■ **Your task**: Where the records hold the string "sqrt", show the whole line it sits on.

■ **Given entries**:
----------

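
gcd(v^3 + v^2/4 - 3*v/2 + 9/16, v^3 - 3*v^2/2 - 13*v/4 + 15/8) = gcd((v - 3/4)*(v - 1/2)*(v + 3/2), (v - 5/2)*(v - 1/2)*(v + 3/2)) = v^2 + v - 3/4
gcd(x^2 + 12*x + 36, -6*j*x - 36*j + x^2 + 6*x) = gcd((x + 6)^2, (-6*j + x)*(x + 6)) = x + 6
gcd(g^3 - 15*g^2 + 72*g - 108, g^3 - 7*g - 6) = g - 3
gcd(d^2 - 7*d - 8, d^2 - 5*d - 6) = d + 1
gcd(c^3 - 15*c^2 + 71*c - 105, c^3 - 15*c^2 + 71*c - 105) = c^3 - 15*c^2 + 71*c - 105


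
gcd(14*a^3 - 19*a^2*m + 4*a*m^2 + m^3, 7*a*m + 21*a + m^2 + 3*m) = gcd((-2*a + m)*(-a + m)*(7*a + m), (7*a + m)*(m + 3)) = 7*a + m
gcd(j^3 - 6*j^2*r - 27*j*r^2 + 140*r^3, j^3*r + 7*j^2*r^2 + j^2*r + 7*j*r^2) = 1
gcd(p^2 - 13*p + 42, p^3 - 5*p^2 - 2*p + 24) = 1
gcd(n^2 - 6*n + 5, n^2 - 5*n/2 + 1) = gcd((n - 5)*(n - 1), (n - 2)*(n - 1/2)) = 1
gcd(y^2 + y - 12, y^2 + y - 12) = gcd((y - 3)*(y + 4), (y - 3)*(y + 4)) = y^2 + y - 12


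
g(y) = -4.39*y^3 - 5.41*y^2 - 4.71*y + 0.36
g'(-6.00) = -413.91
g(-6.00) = 782.10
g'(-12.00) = -1771.35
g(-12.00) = 6863.76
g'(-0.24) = -2.87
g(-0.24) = 1.24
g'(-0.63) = -3.12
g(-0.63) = 2.28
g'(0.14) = -6.48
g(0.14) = -0.42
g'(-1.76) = -26.46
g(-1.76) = 15.82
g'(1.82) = -68.03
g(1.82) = -52.60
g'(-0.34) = -2.55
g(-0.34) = 1.51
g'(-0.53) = -2.67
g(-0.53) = 1.99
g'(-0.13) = -3.53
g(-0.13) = 0.89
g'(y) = -13.17*y^2 - 10.82*y - 4.71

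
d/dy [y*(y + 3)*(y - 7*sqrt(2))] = 3*y^2 - 14*sqrt(2)*y + 6*y - 21*sqrt(2)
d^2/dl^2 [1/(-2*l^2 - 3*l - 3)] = 2*(4*l^2 + 6*l - (4*l + 3)^2 + 6)/(2*l^2 + 3*l + 3)^3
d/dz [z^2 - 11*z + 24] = 2*z - 11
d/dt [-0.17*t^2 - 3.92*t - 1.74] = -0.34*t - 3.92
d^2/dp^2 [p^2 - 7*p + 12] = 2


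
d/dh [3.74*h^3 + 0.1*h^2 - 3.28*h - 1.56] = 11.22*h^2 + 0.2*h - 3.28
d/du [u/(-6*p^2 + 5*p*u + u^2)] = (-6*p^2 + 5*p*u + u^2 - u*(5*p + 2*u))/(-6*p^2 + 5*p*u + u^2)^2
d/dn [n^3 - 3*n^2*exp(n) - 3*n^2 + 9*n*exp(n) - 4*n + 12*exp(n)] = -3*n^2*exp(n) + 3*n^2 + 3*n*exp(n) - 6*n + 21*exp(n) - 4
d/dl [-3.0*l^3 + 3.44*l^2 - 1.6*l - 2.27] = -9.0*l^2 + 6.88*l - 1.6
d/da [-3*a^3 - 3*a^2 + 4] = 3*a*(-3*a - 2)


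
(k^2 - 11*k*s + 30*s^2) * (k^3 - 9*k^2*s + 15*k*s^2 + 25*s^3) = k^5 - 20*k^4*s + 144*k^3*s^2 - 410*k^2*s^3 + 175*k*s^4 + 750*s^5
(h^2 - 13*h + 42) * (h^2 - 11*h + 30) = h^4 - 24*h^3 + 215*h^2 - 852*h + 1260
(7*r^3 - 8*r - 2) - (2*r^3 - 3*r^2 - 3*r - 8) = 5*r^3 + 3*r^2 - 5*r + 6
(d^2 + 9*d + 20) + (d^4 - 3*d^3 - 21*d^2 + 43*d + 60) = d^4 - 3*d^3 - 20*d^2 + 52*d + 80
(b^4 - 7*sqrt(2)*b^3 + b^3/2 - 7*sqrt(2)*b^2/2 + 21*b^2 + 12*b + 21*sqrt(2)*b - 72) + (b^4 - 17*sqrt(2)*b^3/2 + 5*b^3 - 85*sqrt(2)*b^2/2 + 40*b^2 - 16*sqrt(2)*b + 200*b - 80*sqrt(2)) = 2*b^4 - 31*sqrt(2)*b^3/2 + 11*b^3/2 - 46*sqrt(2)*b^2 + 61*b^2 + 5*sqrt(2)*b + 212*b - 80*sqrt(2) - 72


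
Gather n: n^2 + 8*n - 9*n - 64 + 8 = n^2 - n - 56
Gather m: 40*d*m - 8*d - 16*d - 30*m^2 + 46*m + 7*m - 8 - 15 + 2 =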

----------

■ **Answer**:
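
d/dy [y*(y + 3)*(y - 7*sqrt(2))] = 3*y^2 - 14*sqrt(2)*y + 6*y - 21*sqrt(2)
(b^4 - 7*sqrt(2)*b^3 + b^3/2 - 7*sqrt(2)*b^2/2 + 21*b^2 + 12*b + 21*sqrt(2)*b - 72) + (b^4 - 17*sqrt(2)*b^3/2 + 5*b^3 - 85*sqrt(2)*b^2/2 + 40*b^2 - 16*sqrt(2)*b + 200*b - 80*sqrt(2)) = 2*b^4 - 31*sqrt(2)*b^3/2 + 11*b^3/2 - 46*sqrt(2)*b^2 + 61*b^2 + 5*sqrt(2)*b + 212*b - 80*sqrt(2) - 72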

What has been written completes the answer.